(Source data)
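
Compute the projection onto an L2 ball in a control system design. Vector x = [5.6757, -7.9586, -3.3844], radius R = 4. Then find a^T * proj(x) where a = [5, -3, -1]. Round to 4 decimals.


Step 1: Compute ||x|| (intermediates to 6 decimals).
||x|| = sqrt(5.6757^2 + (-7.9586)^2 + (-3.3844)^2) = 10.344421
Step 2: Project.
Since ||x|| > R, scale = R/||x|| = 4/10.344421 = 0.386682, proj(x) = scale * x
proj(x) = [2.194691, -3.077447, -1.308687]
Step 3: Dot product.
a^T * proj(x) = 5*2.194691 - 3*(-3.077447) - 1*(-1.308687) = 21.5145


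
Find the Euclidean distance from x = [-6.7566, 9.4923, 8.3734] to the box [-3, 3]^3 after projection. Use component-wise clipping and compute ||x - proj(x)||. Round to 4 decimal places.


Project each component onto [-3, 3].
clip(-6.7566) = -3.0, clip(9.4923) = 3.0, clip(8.3734) = 3.0
Projection = [-3.0, 3.0, 3.0]
Squared diffs: [14.112, 42.15, 28.8734]
Distance = sqrt(85.1354) = 9.2269


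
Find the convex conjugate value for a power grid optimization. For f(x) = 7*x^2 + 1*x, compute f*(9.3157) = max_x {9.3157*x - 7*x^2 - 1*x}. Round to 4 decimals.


f*(y) = sup_x {y*x - a*x^2 - b*x} = sup_x {(y-b)*x - a*x^2}
FOC: (y - b) - 2a*x = 0 => x* = (y - b)/(2a)
x* = (9.3157 - 1)/(2*7) = 0.594
f*(9.3157) = (y-b)^2/(4a) = (9.3157 - 1)^2/(4*7)
= 69.1509/28 = 2.4697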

[Assignment]:
Each line above is to be copied exactly as written.

[Solved exercise]:
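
Compute the projection onto an L2 ball in a control system design. Vector x = [5.6757, -7.9586, -3.3844], radius R = 4. Then find a^T * proj(x) where a = [5, -3, -1]. Round to 4 decimals.


Step 1: Compute ||x|| (intermediates to 6 decimals).
||x|| = sqrt(5.6757^2 + (-7.9586)^2 + (-3.3844)^2) = 10.344421
Step 2: Project.
Since ||x|| > R, scale = R/||x|| = 4/10.344421 = 0.386682, proj(x) = scale * x
proj(x) = [2.194691, -3.077447, -1.308687]
Step 3: Dot product.
a^T * proj(x) = 5*2.194691 - 3*(-3.077447) - 1*(-1.308687) = 21.5145


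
Find the Euclidean distance from x = [-6.7566, 9.4923, 8.3734] to the box [-3, 3]^3 after projection. Use component-wise clipping and compute ||x - proj(x)||. Round to 4 decimal places.


Project each component onto [-3, 3].
clip(-6.7566) = -3.0, clip(9.4923) = 3.0, clip(8.3734) = 3.0
Projection = [-3.0, 3.0, 3.0]
Squared diffs: [14.112, 42.15, 28.8734]
Distance = sqrt(85.1354) = 9.2269


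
Find the convex conjugate value for a power grid optimization. For f(x) = 7*x^2 + 1*x, compute f*(9.3157) = max_x {9.3157*x - 7*x^2 - 1*x}. Round to 4 decimals.


f*(y) = sup_x {y*x - a*x^2 - b*x} = sup_x {(y-b)*x - a*x^2}
FOC: (y - b) - 2a*x = 0 => x* = (y - b)/(2a)
x* = (9.3157 - 1)/(2*7) = 0.594
f*(9.3157) = (y-b)^2/(4a) = (9.3157 - 1)^2/(4*7)
= 69.1509/28 = 2.4697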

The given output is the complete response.